[Start of Attachment]

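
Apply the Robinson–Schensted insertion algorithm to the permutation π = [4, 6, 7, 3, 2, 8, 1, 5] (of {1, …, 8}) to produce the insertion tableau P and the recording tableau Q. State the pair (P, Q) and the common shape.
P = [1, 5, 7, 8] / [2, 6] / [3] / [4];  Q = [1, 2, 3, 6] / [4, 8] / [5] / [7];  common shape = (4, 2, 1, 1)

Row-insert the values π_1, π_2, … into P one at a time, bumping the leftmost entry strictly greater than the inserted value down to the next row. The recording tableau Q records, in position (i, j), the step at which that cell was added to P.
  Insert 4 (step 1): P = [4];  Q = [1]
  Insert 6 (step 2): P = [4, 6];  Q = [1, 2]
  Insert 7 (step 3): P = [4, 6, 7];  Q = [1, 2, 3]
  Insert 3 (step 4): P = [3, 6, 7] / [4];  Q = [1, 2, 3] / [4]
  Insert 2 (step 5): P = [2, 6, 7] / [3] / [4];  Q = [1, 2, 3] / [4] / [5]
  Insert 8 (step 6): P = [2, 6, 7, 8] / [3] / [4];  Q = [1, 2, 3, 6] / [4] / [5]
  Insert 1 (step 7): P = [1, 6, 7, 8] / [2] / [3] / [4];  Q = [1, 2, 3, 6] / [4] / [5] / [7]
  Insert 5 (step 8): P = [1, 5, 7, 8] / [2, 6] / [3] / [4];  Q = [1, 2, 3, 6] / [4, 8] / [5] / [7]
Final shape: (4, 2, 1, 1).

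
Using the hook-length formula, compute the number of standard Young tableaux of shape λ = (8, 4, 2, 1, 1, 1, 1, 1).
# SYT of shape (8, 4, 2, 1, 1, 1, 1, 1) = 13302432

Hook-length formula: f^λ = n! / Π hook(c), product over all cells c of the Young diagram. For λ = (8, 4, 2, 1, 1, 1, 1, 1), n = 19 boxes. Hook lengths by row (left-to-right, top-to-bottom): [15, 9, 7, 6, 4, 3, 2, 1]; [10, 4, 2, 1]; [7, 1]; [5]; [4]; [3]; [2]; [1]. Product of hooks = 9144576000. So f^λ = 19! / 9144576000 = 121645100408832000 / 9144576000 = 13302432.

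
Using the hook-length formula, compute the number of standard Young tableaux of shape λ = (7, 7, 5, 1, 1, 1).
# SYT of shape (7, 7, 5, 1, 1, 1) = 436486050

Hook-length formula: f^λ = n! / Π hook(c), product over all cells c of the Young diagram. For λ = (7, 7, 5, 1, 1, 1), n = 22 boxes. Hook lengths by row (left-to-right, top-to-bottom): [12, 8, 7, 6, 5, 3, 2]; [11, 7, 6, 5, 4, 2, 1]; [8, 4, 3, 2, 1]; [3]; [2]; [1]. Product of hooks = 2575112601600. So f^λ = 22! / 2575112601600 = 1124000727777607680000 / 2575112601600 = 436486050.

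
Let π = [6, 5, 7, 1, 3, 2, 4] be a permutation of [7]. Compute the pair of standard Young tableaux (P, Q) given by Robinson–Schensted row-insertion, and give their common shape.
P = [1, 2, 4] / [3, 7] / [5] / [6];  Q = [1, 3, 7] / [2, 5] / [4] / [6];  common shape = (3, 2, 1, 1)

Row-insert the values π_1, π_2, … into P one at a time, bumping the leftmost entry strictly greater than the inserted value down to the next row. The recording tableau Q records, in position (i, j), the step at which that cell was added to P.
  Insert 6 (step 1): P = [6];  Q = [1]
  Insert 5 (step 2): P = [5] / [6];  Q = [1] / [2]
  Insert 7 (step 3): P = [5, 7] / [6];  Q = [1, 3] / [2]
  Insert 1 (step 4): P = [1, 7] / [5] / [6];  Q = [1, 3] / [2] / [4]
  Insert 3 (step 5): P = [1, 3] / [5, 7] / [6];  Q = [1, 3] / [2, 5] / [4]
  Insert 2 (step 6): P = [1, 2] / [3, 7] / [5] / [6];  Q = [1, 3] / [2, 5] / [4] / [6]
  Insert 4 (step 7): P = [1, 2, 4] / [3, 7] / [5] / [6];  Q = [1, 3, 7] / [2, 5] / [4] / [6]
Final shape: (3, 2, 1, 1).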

[End of Attachment]

PROBLEM TO SOLVE> The response should consist of the entries, retyped exactly and in full.

OUTPUT OF THE EXERCISE>
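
Apply the Robinson–Schensted insertion algorithm to the permutation π = [4, 6, 7, 3, 2, 8, 1, 5] (of {1, …, 8}) to produce the insertion tableau P and the recording tableau Q. State the pair (P, Q) and the common shape.
P = [1, 5, 7, 8] / [2, 6] / [3] / [4];  Q = [1, 2, 3, 6] / [4, 8] / [5] / [7];  common shape = (4, 2, 1, 1)

Row-insert the values π_1, π_2, … into P one at a time, bumping the leftmost entry strictly greater than the inserted value down to the next row. The recording tableau Q records, in position (i, j), the step at which that cell was added to P.
  Insert 4 (step 1): P = [4];  Q = [1]
  Insert 6 (step 2): P = [4, 6];  Q = [1, 2]
  Insert 7 (step 3): P = [4, 6, 7];  Q = [1, 2, 3]
  Insert 3 (step 4): P = [3, 6, 7] / [4];  Q = [1, 2, 3] / [4]
  Insert 2 (step 5): P = [2, 6, 7] / [3] / [4];  Q = [1, 2, 3] / [4] / [5]
  Insert 8 (step 6): P = [2, 6, 7, 8] / [3] / [4];  Q = [1, 2, 3, 6] / [4] / [5]
  Insert 1 (step 7): P = [1, 6, 7, 8] / [2] / [3] / [4];  Q = [1, 2, 3, 6] / [4] / [5] / [7]
  Insert 5 (step 8): P = [1, 5, 7, 8] / [2, 6] / [3] / [4];  Q = [1, 2, 3, 6] / [4, 8] / [5] / [7]
Final shape: (4, 2, 1, 1).

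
Using the hook-length formula, compute the number of standard Young tableaux of shape λ = (8, 4, 2, 1, 1, 1, 1, 1).
# SYT of shape (8, 4, 2, 1, 1, 1, 1, 1) = 13302432

Hook-length formula: f^λ = n! / Π hook(c), product over all cells c of the Young diagram. For λ = (8, 4, 2, 1, 1, 1, 1, 1), n = 19 boxes. Hook lengths by row (left-to-right, top-to-bottom): [15, 9, 7, 6, 4, 3, 2, 1]; [10, 4, 2, 1]; [7, 1]; [5]; [4]; [3]; [2]; [1]. Product of hooks = 9144576000. So f^λ = 19! / 9144576000 = 121645100408832000 / 9144576000 = 13302432.

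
Using the hook-length formula, compute the number of standard Young tableaux of shape λ = (7, 7, 5, 1, 1, 1).
# SYT of shape (7, 7, 5, 1, 1, 1) = 436486050

Hook-length formula: f^λ = n! / Π hook(c), product over all cells c of the Young diagram. For λ = (7, 7, 5, 1, 1, 1), n = 22 boxes. Hook lengths by row (left-to-right, top-to-bottom): [12, 8, 7, 6, 5, 3, 2]; [11, 7, 6, 5, 4, 2, 1]; [8, 4, 3, 2, 1]; [3]; [2]; [1]. Product of hooks = 2575112601600. So f^λ = 22! / 2575112601600 = 1124000727777607680000 / 2575112601600 = 436486050.

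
Let π = [6, 5, 7, 1, 3, 2, 4] be a permutation of [7]. Compute the pair of standard Young tableaux (P, Q) given by Robinson–Schensted row-insertion, and give their common shape.
P = [1, 2, 4] / [3, 7] / [5] / [6];  Q = [1, 3, 7] / [2, 5] / [4] / [6];  common shape = (3, 2, 1, 1)

Row-insert the values π_1, π_2, … into P one at a time, bumping the leftmost entry strictly greater than the inserted value down to the next row. The recording tableau Q records, in position (i, j), the step at which that cell was added to P.
  Insert 6 (step 1): P = [6];  Q = [1]
  Insert 5 (step 2): P = [5] / [6];  Q = [1] / [2]
  Insert 7 (step 3): P = [5, 7] / [6];  Q = [1, 3] / [2]
  Insert 1 (step 4): P = [1, 7] / [5] / [6];  Q = [1, 3] / [2] / [4]
  Insert 3 (step 5): P = [1, 3] / [5, 7] / [6];  Q = [1, 3] / [2, 5] / [4]
  Insert 2 (step 6): P = [1, 2] / [3, 7] / [5] / [6];  Q = [1, 3] / [2, 5] / [4] / [6]
  Insert 4 (step 7): P = [1, 2, 4] / [3, 7] / [5] / [6];  Q = [1, 3, 7] / [2, 5] / [4] / [6]
Final shape: (3, 2, 1, 1).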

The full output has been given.